===== Material supplied

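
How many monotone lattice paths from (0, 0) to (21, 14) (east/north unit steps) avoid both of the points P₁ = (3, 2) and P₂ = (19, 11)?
Number of paths = 1113051650

Inclusion–exclusion. Total paths: C(35, 21) = 2319959400. Through P₁: C(5, 3)·C(30, 18) = 864932250. Through P₂: C(30, 19)·C(5, 2) = 546273000. Since P₁ is strictly southwest of P₂, a monotone path through both must visit P₁ then P₂; paths through both = C(5, 3)·C(25, 16)·C(5, 2) = 204297500. Avoid both = 2319959400 − 864932250 − 546273000 + 204297500 = 1113051650.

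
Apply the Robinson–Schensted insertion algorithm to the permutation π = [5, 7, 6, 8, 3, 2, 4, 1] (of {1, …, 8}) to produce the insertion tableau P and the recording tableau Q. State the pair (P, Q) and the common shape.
P = [1, 4, 8] / [2, 6] / [3] / [5] / [7];  Q = [1, 2, 4] / [3, 7] / [5] / [6] / [8];  common shape = (3, 2, 1, 1, 1)

Row-insert the values π_1, π_2, … into P one at a time, bumping the leftmost entry strictly greater than the inserted value down to the next row. The recording tableau Q records, in position (i, j), the step at which that cell was added to P.
  Insert 5 (step 1): P = [5];  Q = [1]
  Insert 7 (step 2): P = [5, 7];  Q = [1, 2]
  Insert 6 (step 3): P = [5, 6] / [7];  Q = [1, 2] / [3]
  Insert 8 (step 4): P = [5, 6, 8] / [7];  Q = [1, 2, 4] / [3]
  Insert 3 (step 5): P = [3, 6, 8] / [5] / [7];  Q = [1, 2, 4] / [3] / [5]
  Insert 2 (step 6): P = [2, 6, 8] / [3] / [5] / [7];  Q = [1, 2, 4] / [3] / [5] / [6]
  Insert 4 (step 7): P = [2, 4, 8] / [3, 6] / [5] / [7];  Q = [1, 2, 4] / [3, 7] / [5] / [6]
  Insert 1 (step 8): P = [1, 4, 8] / [2, 6] / [3] / [5] / [7];  Q = [1, 2, 4] / [3, 7] / [5] / [6] / [8]
Final shape: (3, 2, 1, 1, 1).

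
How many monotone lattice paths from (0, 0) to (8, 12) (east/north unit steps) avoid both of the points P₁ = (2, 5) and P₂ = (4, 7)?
Number of paths = 64230

Inclusion–exclusion. Total paths: C(20, 8) = 125970. Through P₁: C(7, 2)·C(13, 6) = 36036. Through P₂: C(11, 4)·C(9, 4) = 41580. Since P₁ is strictly southwest of P₂, a monotone path through both must visit P₁ then P₂; paths through both = C(7, 2)·C(4, 2)·C(9, 4) = 15876. Avoid both = 125970 − 36036 − 41580 + 15876 = 64230.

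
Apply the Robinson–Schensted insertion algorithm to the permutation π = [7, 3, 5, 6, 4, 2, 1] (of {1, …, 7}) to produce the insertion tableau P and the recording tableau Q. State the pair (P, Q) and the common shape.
P = [1, 4, 6] / [2] / [3] / [5] / [7];  Q = [1, 3, 4] / [2] / [5] / [6] / [7];  common shape = (3, 1, 1, 1, 1)

Row-insert the values π_1, π_2, … into P one at a time, bumping the leftmost entry strictly greater than the inserted value down to the next row. The recording tableau Q records, in position (i, j), the step at which that cell was added to P.
  Insert 7 (step 1): P = [7];  Q = [1]
  Insert 3 (step 2): P = [3] / [7];  Q = [1] / [2]
  Insert 5 (step 3): P = [3, 5] / [7];  Q = [1, 3] / [2]
  Insert 6 (step 4): P = [3, 5, 6] / [7];  Q = [1, 3, 4] / [2]
  Insert 4 (step 5): P = [3, 4, 6] / [5] / [7];  Q = [1, 3, 4] / [2] / [5]
  Insert 2 (step 6): P = [2, 4, 6] / [3] / [5] / [7];  Q = [1, 3, 4] / [2] / [5] / [6]
  Insert 1 (step 7): P = [1, 4, 6] / [2] / [3] / [5] / [7];  Q = [1, 3, 4] / [2] / [5] / [6] / [7]
Final shape: (3, 1, 1, 1, 1).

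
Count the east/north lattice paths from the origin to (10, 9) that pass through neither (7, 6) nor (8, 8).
Number of paths = 34892

Inclusion–exclusion. Total paths: C(19, 10) = 92378. Through P₁: C(13, 7)·C(6, 3) = 34320. Through P₂: C(16, 8)·C(3, 2) = 38610. Since P₁ is strictly southwest of P₂, a monotone path through both must visit P₁ then P₂; paths through both = C(13, 7)·C(3, 1)·C(3, 2) = 15444. Avoid both = 92378 − 34320 − 38610 + 15444 = 34892.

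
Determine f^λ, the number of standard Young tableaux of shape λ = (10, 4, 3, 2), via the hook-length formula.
# SYT of shape (10, 4, 3, 2) = 6267492

Hook-length formula: f^λ = n! / Π hook(c), product over all cells c of the Young diagram. For λ = (10, 4, 3, 2), n = 19 boxes. Hook lengths by row (left-to-right, top-to-bottom): [13, 12, 10, 8, 6, 5, 4, 3, 2, 1]; [6, 5, 3, 1]; [4, 3, 1]; [2, 1]. Product of hooks = 19408896000. So f^λ = 19! / 19408896000 = 121645100408832000 / 19408896000 = 6267492.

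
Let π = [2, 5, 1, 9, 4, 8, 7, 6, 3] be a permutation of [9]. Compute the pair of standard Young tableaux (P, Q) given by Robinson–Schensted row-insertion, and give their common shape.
P = [1, 3, 6] / [2, 4, 7] / [5] / [8] / [9];  Q = [1, 2, 4] / [3, 5, 6] / [7] / [8] / [9];  common shape = (3, 3, 1, 1, 1)

Row-insert the values π_1, π_2, … into P one at a time, bumping the leftmost entry strictly greater than the inserted value down to the next row. The recording tableau Q records, in position (i, j), the step at which that cell was added to P.
  Insert 2 (step 1): P = [2];  Q = [1]
  Insert 5 (step 2): P = [2, 5];  Q = [1, 2]
  Insert 1 (step 3): P = [1, 5] / [2];  Q = [1, 2] / [3]
  Insert 9 (step 4): P = [1, 5, 9] / [2];  Q = [1, 2, 4] / [3]
  Insert 4 (step 5): P = [1, 4, 9] / [2, 5];  Q = [1, 2, 4] / [3, 5]
  Insert 8 (step 6): P = [1, 4, 8] / [2, 5, 9];  Q = [1, 2, 4] / [3, 5, 6]
  Insert 7 (step 7): P = [1, 4, 7] / [2, 5, 8] / [9];  Q = [1, 2, 4] / [3, 5, 6] / [7]
  Insert 6 (step 8): P = [1, 4, 6] / [2, 5, 7] / [8] / [9];  Q = [1, 2, 4] / [3, 5, 6] / [7] / [8]
  Insert 3 (step 9): P = [1, 3, 6] / [2, 4, 7] / [5] / [8] / [9];  Q = [1, 2, 4] / [3, 5, 6] / [7] / [8] / [9]
Final shape: (3, 3, 1, 1, 1).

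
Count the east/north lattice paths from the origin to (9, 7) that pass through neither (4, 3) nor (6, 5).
Number of paths = 4510

Inclusion–exclusion. Total paths: C(16, 9) = 11440. Through P₁: C(7, 4)·C(9, 5) = 4410. Through P₂: C(11, 6)·C(5, 3) = 4620. Since P₁ is strictly southwest of P₂, a monotone path through both must visit P₁ then P₂; paths through both = C(7, 4)·C(4, 2)·C(5, 3) = 2100. Avoid both = 11440 − 4410 − 4620 + 2100 = 4510.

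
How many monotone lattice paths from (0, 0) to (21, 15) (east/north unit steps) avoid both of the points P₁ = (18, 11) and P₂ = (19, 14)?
Number of paths = 2315737290

Inclusion–exclusion. Total paths: C(36, 21) = 5567902560. Through P₁: C(29, 18)·C(7, 3) = 1210905150. Through P₂: C(33, 19)·C(3, 2) = 2456427600. Since P₁ is strictly southwest of P₂, a monotone path through both must visit P₁ then P₂; paths through both = C(29, 18)·C(4, 1)·C(3, 2) = 415167480. Avoid both = 5567902560 − 1210905150 − 2456427600 + 415167480 = 2315737290.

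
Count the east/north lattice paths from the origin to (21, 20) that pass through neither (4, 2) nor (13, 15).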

==========

(Problem to solve):
Look above for the line with "How many monotone lattice paths from (0, 0) to (21, 15)", then copy it and each later line exactly, stopping at the last line of the records.

(Task answer):
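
How many monotone lattice paths from (0, 0) to (21, 15) (east/north unit steps) avoid both of the points P₁ = (18, 11) and P₂ = (19, 14)?
Number of paths = 2315737290

Inclusion–exclusion. Total paths: C(36, 21) = 5567902560. Through P₁: C(29, 18)·C(7, 3) = 1210905150. Through P₂: C(33, 19)·C(3, 2) = 2456427600. Since P₁ is strictly southwest of P₂, a monotone path through both must visit P₁ then P₂; paths through both = C(29, 18)·C(4, 1)·C(3, 2) = 415167480. Avoid both = 5567902560 − 1210905150 − 2456427600 + 415167480 = 2315737290.

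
Count the east/north lattice paths from the origin to (21, 20) that pass through neither (4, 2) nor (13, 15).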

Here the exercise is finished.